*HOW TO COMPLETE THIS TASK*. Report every line from the following entries that contains the string "Among".

Records excerpted from a collection:

◇ ◇ ◇ ◇

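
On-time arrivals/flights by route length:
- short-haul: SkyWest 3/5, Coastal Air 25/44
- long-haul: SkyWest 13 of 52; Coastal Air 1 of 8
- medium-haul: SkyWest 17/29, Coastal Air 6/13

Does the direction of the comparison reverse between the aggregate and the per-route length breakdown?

Short-haul: SkyWest 3/5 = 60.0%, Coastal Air 25/44 = 56.8% → SkyWest
Long-haul: SkyWest 13/52 = 25.0%, Coastal Air 1/8 = 12.5% → SkyWest
Medium-haul: SkyWest 17/29 = 58.6%, Coastal Air 6/13 = 46.2% → SkyWest
Overall: SkyWest 33/86 = 38.4%, Coastal Air 32/65 = 49.2% → Coastal Air
SkyWest wins each route group but Coastal Air wins overall — the comparison reverses. SkyWest's flights skew toward long-haul, which has a lower base rate.

Yes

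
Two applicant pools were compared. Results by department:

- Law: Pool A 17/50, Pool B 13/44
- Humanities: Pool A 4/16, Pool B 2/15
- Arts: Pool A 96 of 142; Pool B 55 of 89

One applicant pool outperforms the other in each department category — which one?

Law: Pool A 17/50 = 34.0%, Pool B 13/44 = 29.5% → Pool A
Humanities: Pool A 4/16 = 25.0%, Pool B 2/15 = 13.3% → Pool A
Arts: Pool A 96/142 = 67.6%, Pool B 55/89 = 61.8% → Pool A
Pool A has the higher rate in all 3 groups.

Pool A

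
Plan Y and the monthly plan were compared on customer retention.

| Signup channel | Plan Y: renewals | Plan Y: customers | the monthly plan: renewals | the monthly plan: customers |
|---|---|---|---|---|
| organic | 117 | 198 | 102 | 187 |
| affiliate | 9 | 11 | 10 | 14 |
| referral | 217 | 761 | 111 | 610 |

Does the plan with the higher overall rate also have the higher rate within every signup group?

Yes

Organic: Plan Y 117/198 = 59.1%, the monthly plan 102/187 = 54.5% → Plan Y
Affiliate: Plan Y 9/11 = 81.8%, the monthly plan 10/14 = 71.4% → Plan Y
Referral: Plan Y 217/761 = 28.5%, the monthly plan 111/610 = 18.2% → Plan Y
Overall: Plan Y 343/970 = 35.4%, the monthly plan 223/811 = 27.5% → Plan Y
Plan Y wins overall and in every signup group — no reversal.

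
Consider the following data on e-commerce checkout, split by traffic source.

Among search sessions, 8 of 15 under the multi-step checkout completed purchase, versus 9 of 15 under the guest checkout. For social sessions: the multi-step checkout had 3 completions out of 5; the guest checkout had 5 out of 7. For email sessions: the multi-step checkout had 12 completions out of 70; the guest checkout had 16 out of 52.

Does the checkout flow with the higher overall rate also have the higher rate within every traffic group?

Yes

Search: the multi-step checkout 8/15 = 53.3%, the guest checkout 9/15 = 60.0% → the guest checkout
Social: the multi-step checkout 3/5 = 60.0%, the guest checkout 5/7 = 71.4% → the guest checkout
Email: the multi-step checkout 12/70 = 17.1%, the guest checkout 16/52 = 30.8% → the guest checkout
Overall: the multi-step checkout 23/90 = 25.6%, the guest checkout 30/74 = 40.5% → the guest checkout
The guest checkout wins overall and in every traffic group — no reversal.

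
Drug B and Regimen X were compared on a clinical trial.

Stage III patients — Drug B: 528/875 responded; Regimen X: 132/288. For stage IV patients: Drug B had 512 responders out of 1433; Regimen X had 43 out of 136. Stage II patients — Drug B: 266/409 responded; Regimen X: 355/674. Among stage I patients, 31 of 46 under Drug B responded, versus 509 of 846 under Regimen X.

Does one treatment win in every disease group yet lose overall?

Stage III: Drug B 528/875 = 60.3%, Regimen X 132/288 = 45.8% → Drug B
Stage IV: Drug B 512/1433 = 35.7%, Regimen X 43/136 = 31.6% → Drug B
Stage II: Drug B 266/409 = 65.0%, Regimen X 355/674 = 52.7% → Drug B
Stage I: Drug B 31/46 = 67.4%, Regimen X 509/846 = 60.2% → Drug B
Overall: Drug B 1337/2763 = 48.4%, Regimen X 1039/1944 = 53.4% → Regimen X
Drug B wins each disease group but Regimen X wins overall — the comparison reverses. Drug B's patients skew toward stage IV, which has a lower base rate.

Yes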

◇ ◇ ◇ ◇

*TASK SOLUTION*.
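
Among search sessions, 8 of 15 under the multi-step checkout completed purchase, versus 9 of 15 under the guest checkout. For social sessions: the multi-step checkout had 3 completions out of 5; the guest checkout had 5 out of 7. For email sessions: the multi-step checkout had 12 completions out of 70; the guest checkout had 16 out of 52.
Stage III patients — Drug B: 528/875 responded; Regimen X: 132/288. For stage IV patients: Drug B had 512 responders out of 1433; Regimen X had 43 out of 136. Stage II patients — Drug B: 266/409 responded; Regimen X: 355/674. Among stage I patients, 31 of 46 under Drug B responded, versus 509 of 846 under Regimen X.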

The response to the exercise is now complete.